_Required work_.
Set down, please, exactly the lines below that run from the line with "Notation: fun (x" to the line with "An arrow A ->", both lines included.

Collected data:
|---|

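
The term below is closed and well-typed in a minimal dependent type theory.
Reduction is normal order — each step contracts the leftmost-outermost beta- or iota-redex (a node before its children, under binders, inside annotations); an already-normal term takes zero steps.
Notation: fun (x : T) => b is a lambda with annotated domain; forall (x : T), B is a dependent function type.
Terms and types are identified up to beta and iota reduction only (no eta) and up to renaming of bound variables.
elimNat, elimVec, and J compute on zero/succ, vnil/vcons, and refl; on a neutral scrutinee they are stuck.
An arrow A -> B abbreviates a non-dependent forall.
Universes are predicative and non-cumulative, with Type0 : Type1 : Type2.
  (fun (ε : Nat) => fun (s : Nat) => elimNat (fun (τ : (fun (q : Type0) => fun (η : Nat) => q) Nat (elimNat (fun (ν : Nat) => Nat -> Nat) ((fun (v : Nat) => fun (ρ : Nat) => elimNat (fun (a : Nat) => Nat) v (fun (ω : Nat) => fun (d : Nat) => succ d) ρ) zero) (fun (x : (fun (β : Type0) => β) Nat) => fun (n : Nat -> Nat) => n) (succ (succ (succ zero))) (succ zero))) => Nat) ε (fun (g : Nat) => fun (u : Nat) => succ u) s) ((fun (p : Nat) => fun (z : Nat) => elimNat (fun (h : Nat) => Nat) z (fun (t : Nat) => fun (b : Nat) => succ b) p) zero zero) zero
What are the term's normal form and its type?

resulting normal form:
  zero
the term's type:
  Nat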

|---|

_Task response_.
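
Notation: fun (x : T) => b is a lambda with annotated domain; forall (x : T), B is a dependent function type.
Terms and types are identified up to beta and iota reduction only (no eta) and up to renaming of bound variables.
elimNat, elimVec, and J compute on zero/succ, vnil/vcons, and refl; on a neutral scrutinee they are stuck.
An arrow A -> B abbreviates a non-dependent forall.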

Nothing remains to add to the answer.